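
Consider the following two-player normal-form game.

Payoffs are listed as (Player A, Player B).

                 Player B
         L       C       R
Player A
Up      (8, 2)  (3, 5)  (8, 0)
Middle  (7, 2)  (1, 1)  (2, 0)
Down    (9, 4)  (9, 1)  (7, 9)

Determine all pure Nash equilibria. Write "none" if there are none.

none

Player A against L: payoffs 8, 7, 9 → best response Down.
Player A against C: payoffs 3, 1, 9 → best response Down.
Player A against R: payoffs 8, 2, 7 → best response Up.
Player B against Up: payoffs 2, 5, 0 → best response C.
Player B against Middle: payoffs 2, 1, 0 → best response L.
Player B against Down: payoffs 4, 1, 9 → best response R.
No profile is a mutual best response for all players.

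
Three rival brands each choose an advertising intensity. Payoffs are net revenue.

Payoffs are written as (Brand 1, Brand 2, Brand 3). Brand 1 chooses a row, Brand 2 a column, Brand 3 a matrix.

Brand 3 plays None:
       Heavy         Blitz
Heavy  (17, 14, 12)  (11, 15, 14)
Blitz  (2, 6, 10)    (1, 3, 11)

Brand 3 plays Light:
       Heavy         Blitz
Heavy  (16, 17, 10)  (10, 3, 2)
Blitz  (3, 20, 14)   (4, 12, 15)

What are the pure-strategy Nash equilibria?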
......
TO DO → I would like you to output every record exactly as written.

SOLUTION FOR THIS EXERCISE →
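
Consider the following two-player normal-form game.

Payoffs are listed as (Player A, Player B).

                 Player B
         L       C       R
Player A
Up      (8, 2)  (3, 5)  (8, 0)
Middle  (7, 2)  (1, 1)  (2, 0)
Down    (9, 4)  (9, 1)  (7, 9)

Determine all pure Nash equilibria. Write "none" if there are none.

none

Player A against L: payoffs 8, 7, 9 → best response Down.
Player A against C: payoffs 3, 1, 9 → best response Down.
Player A against R: payoffs 8, 2, 7 → best response Up.
Player B against Up: payoffs 2, 5, 0 → best response C.
Player B against Middle: payoffs 2, 1, 0 → best response L.
Player B against Down: payoffs 4, 1, 9 → best response R.
No profile is a mutual best response for all players.

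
Three rival brands each choose an advertising intensity. Payoffs are net revenue.

Payoffs are written as (Brand 1, Brand 2, Brand 3). Brand 1 chooses a row, Brand 2 a column, Brand 3 a matrix.

Brand 3 plays None:
       Heavy         Blitz
Heavy  (17, 14, 12)  (11, 15, 14)
Blitz  (2, 6, 10)    (1, 3, 11)

Brand 3 plays Light:
       Heavy         Blitz
Heavy  (16, 17, 10)  (10, 3, 2)
Blitz  (3, 20, 14)   (4, 12, 15)

What are the pure-strategy Nash equilibria?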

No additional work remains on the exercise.